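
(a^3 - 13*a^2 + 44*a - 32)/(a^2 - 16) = (a^2 - 9*a + 8)/(a + 4)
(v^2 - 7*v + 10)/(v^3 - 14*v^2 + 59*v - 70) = 1/(v - 7)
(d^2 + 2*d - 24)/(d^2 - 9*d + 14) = (d^2 + 2*d - 24)/(d^2 - 9*d + 14)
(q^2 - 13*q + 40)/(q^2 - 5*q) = (q - 8)/q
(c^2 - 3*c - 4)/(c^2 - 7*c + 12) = (c + 1)/(c - 3)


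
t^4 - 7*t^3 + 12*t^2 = t^2*(t - 4)*(t - 3)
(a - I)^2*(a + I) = a^3 - I*a^2 + a - I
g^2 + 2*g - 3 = (g - 1)*(g + 3)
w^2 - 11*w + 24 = (w - 8)*(w - 3)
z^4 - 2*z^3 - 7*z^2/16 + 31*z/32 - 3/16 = (z - 2)*(z - 1/2)*(z - 1/4)*(z + 3/4)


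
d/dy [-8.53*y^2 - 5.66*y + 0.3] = -17.06*y - 5.66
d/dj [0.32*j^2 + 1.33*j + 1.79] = 0.64*j + 1.33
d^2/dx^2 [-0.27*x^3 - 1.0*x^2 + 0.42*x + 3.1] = -1.62*x - 2.0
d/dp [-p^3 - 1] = -3*p^2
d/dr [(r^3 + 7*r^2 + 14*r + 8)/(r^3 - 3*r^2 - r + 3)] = 10*(-r^2 - r + 5)/(r^4 - 8*r^3 + 22*r^2 - 24*r + 9)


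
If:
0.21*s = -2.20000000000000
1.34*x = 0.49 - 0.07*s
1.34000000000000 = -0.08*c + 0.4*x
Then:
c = -12.19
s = -10.48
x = 0.91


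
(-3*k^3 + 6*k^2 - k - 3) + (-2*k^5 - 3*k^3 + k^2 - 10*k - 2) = -2*k^5 - 6*k^3 + 7*k^2 - 11*k - 5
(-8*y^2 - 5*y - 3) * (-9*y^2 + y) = 72*y^4 + 37*y^3 + 22*y^2 - 3*y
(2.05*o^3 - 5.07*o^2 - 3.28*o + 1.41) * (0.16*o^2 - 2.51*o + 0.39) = 0.328*o^5 - 5.9567*o^4 + 13.0004*o^3 + 6.4811*o^2 - 4.8183*o + 0.5499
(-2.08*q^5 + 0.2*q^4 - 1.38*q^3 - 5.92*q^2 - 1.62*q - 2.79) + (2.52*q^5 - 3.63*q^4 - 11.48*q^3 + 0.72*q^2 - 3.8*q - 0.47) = 0.44*q^5 - 3.43*q^4 - 12.86*q^3 - 5.2*q^2 - 5.42*q - 3.26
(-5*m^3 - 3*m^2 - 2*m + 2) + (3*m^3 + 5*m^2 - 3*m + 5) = -2*m^3 + 2*m^2 - 5*m + 7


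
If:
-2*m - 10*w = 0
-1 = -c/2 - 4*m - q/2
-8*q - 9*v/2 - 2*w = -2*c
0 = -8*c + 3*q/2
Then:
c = 120*w/19 + 6/19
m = -5*w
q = 640*w/19 + 32/19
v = -9836*w/171 - 488/171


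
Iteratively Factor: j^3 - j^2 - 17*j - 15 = (j + 3)*(j^2 - 4*j - 5) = (j - 5)*(j + 3)*(j + 1)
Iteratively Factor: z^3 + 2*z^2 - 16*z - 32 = (z + 4)*(z^2 - 2*z - 8) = (z - 4)*(z + 4)*(z + 2)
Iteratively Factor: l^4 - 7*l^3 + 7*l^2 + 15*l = (l + 1)*(l^3 - 8*l^2 + 15*l) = (l - 3)*(l + 1)*(l^2 - 5*l) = l*(l - 3)*(l + 1)*(l - 5)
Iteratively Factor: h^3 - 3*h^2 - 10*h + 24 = (h - 2)*(h^2 - h - 12) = (h - 2)*(h + 3)*(h - 4)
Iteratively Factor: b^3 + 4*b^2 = (b)*(b^2 + 4*b) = b*(b + 4)*(b)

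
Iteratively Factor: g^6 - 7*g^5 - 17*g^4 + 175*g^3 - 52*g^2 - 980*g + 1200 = (g - 2)*(g^5 - 5*g^4 - 27*g^3 + 121*g^2 + 190*g - 600) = (g - 5)*(g - 2)*(g^4 - 27*g^2 - 14*g + 120) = (g - 5)*(g - 2)^2*(g^3 + 2*g^2 - 23*g - 60) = (g - 5)*(g - 2)^2*(g + 3)*(g^2 - g - 20) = (g - 5)^2*(g - 2)^2*(g + 3)*(g + 4)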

══════════════════════════════

Task prompt → Copy out each record, keeping every word as it is.

Problem solution →
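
(a^3 - 13*a^2 + 44*a - 32)/(a^2 - 16) = (a^2 - 9*a + 8)/(a + 4)
(v^2 - 7*v + 10)/(v^3 - 14*v^2 + 59*v - 70) = 1/(v - 7)
(d^2 + 2*d - 24)/(d^2 - 9*d + 14) = (d^2 + 2*d - 24)/(d^2 - 9*d + 14)
(q^2 - 13*q + 40)/(q^2 - 5*q) = (q - 8)/q
(c^2 - 3*c - 4)/(c^2 - 7*c + 12) = (c + 1)/(c - 3)


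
t^4 - 7*t^3 + 12*t^2 = t^2*(t - 4)*(t - 3)
(a - I)^2*(a + I) = a^3 - I*a^2 + a - I
g^2 + 2*g - 3 = (g - 1)*(g + 3)
w^2 - 11*w + 24 = (w - 8)*(w - 3)
z^4 - 2*z^3 - 7*z^2/16 + 31*z/32 - 3/16 = (z - 2)*(z - 1/2)*(z - 1/4)*(z + 3/4)


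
d/dy [-8.53*y^2 - 5.66*y + 0.3] = -17.06*y - 5.66
d/dj [0.32*j^2 + 1.33*j + 1.79] = 0.64*j + 1.33
d^2/dx^2 [-0.27*x^3 - 1.0*x^2 + 0.42*x + 3.1] = -1.62*x - 2.0
d/dp [-p^3 - 1] = -3*p^2
d/dr [(r^3 + 7*r^2 + 14*r + 8)/(r^3 - 3*r^2 - r + 3)] = 10*(-r^2 - r + 5)/(r^4 - 8*r^3 + 22*r^2 - 24*r + 9)


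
If:
0.21*s = -2.20000000000000
1.34*x = 0.49 - 0.07*s
1.34000000000000 = -0.08*c + 0.4*x
Then:
c = -12.19
s = -10.48
x = 0.91


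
(-3*k^3 + 6*k^2 - k - 3) + (-2*k^5 - 3*k^3 + k^2 - 10*k - 2) = -2*k^5 - 6*k^3 + 7*k^2 - 11*k - 5
(-8*y^2 - 5*y - 3) * (-9*y^2 + y) = 72*y^4 + 37*y^3 + 22*y^2 - 3*y
(2.05*o^3 - 5.07*o^2 - 3.28*o + 1.41) * (0.16*o^2 - 2.51*o + 0.39) = 0.328*o^5 - 5.9567*o^4 + 13.0004*o^3 + 6.4811*o^2 - 4.8183*o + 0.5499
(-2.08*q^5 + 0.2*q^4 - 1.38*q^3 - 5.92*q^2 - 1.62*q - 2.79) + (2.52*q^5 - 3.63*q^4 - 11.48*q^3 + 0.72*q^2 - 3.8*q - 0.47) = 0.44*q^5 - 3.43*q^4 - 12.86*q^3 - 5.2*q^2 - 5.42*q - 3.26
(-5*m^3 - 3*m^2 - 2*m + 2) + (3*m^3 + 5*m^2 - 3*m + 5) = -2*m^3 + 2*m^2 - 5*m + 7


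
If:
-2*m - 10*w = 0
-1 = -c/2 - 4*m - q/2
-8*q - 9*v/2 - 2*w = -2*c
0 = -8*c + 3*q/2
Then:
c = 120*w/19 + 6/19
m = -5*w
q = 640*w/19 + 32/19
v = -9836*w/171 - 488/171


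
Iteratively Factor: j^3 - j^2 - 17*j - 15 = (j + 3)*(j^2 - 4*j - 5) = (j - 5)*(j + 3)*(j + 1)
Iteratively Factor: z^3 + 2*z^2 - 16*z - 32 = (z + 4)*(z^2 - 2*z - 8) = (z - 4)*(z + 4)*(z + 2)
Iteratively Factor: l^4 - 7*l^3 + 7*l^2 + 15*l = (l + 1)*(l^3 - 8*l^2 + 15*l) = (l - 3)*(l + 1)*(l^2 - 5*l) = l*(l - 3)*(l + 1)*(l - 5)
Iteratively Factor: h^3 - 3*h^2 - 10*h + 24 = (h - 2)*(h^2 - h - 12) = (h - 2)*(h + 3)*(h - 4)
Iteratively Factor: b^3 + 4*b^2 = (b)*(b^2 + 4*b) = b*(b + 4)*(b)

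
Iteratively Factor: g^6 - 7*g^5 - 17*g^4 + 175*g^3 - 52*g^2 - 980*g + 1200 = (g - 2)*(g^5 - 5*g^4 - 27*g^3 + 121*g^2 + 190*g - 600) = (g - 5)*(g - 2)*(g^4 - 27*g^2 - 14*g + 120) = (g - 5)*(g - 2)^2*(g^3 + 2*g^2 - 23*g - 60) = (g - 5)*(g - 2)^2*(g + 3)*(g^2 - g - 20) = (g - 5)^2*(g - 2)^2*(g + 3)*(g + 4)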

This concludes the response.